--- DATASET EXCERPTS ---

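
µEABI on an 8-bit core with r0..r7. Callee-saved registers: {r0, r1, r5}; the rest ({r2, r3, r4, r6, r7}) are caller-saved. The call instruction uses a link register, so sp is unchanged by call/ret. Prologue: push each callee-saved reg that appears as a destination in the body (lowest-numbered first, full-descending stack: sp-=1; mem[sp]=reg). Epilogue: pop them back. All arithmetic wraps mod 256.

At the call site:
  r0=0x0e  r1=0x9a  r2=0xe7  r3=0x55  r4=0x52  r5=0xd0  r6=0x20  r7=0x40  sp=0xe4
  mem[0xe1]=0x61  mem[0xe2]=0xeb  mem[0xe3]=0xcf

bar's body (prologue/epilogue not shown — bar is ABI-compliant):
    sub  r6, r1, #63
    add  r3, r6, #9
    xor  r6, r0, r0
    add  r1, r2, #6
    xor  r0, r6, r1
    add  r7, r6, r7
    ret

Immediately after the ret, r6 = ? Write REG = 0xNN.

prologue: push r0 -> mem[0xe3]=0x0e, sp=0xe3
prologue: push r1 -> mem[0xe2]=0x9a, sp=0xe2
body[0] sub  r6, r1, #63 -> r6=0x5b
body[1] add  r3, r6, #9 -> r3=0x64
body[2] xor  r6, r0, r0 -> r6=0x00
body[3] add  r1, r2, #6 -> r1=0xed
body[4] xor  r0, r6, r1 -> r0=0xed
body[5] add  r7, r6, r7 -> r7=0x40
epilogue: pop r1=0x9a, sp=0xe3
epilogue: pop r0=0x0e, sp=0xe4
r6 is caller-saved -> body value

REG = 0x00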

---

§ **PROBLEM DESCRIPTION**: Print the material above once more, exactly.

§ **RESPONSE TO THE EXERCISE**:
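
µEABI on an 8-bit core with r0..r7. Callee-saved registers: {r0, r1, r5}; the rest ({r2, r3, r4, r6, r7}) are caller-saved. The call instruction uses a link register, so sp is unchanged by call/ret. Prologue: push each callee-saved reg that appears as a destination in the body (lowest-numbered first, full-descending stack: sp-=1; mem[sp]=reg). Epilogue: pop them back. All arithmetic wraps mod 256.

At the call site:
  r0=0x0e  r1=0x9a  r2=0xe7  r3=0x55  r4=0x52  r5=0xd0  r6=0x20  r7=0x40  sp=0xe4
  mem[0xe1]=0x61  mem[0xe2]=0xeb  mem[0xe3]=0xcf

bar's body (prologue/epilogue not shown — bar is ABI-compliant):
    sub  r6, r1, #63
    add  r3, r6, #9
    xor  r6, r0, r0
    add  r1, r2, #6
    xor  r0, r6, r1
    add  r7, r6, r7
    ret

Immediately after the ret, r6 = ? Write REG = 0xNN.

prologue: push r0 -> mem[0xe3]=0x0e, sp=0xe3
prologue: push r1 -> mem[0xe2]=0x9a, sp=0xe2
body[0] sub  r6, r1, #63 -> r6=0x5b
body[1] add  r3, r6, #9 -> r3=0x64
body[2] xor  r6, r0, r0 -> r6=0x00
body[3] add  r1, r2, #6 -> r1=0xed
body[4] xor  r0, r6, r1 -> r0=0xed
body[5] add  r7, r6, r7 -> r7=0x40
epilogue: pop r1=0x9a, sp=0xe3
epilogue: pop r0=0x0e, sp=0xe4
r6 is caller-saved -> body value

REG = 0x00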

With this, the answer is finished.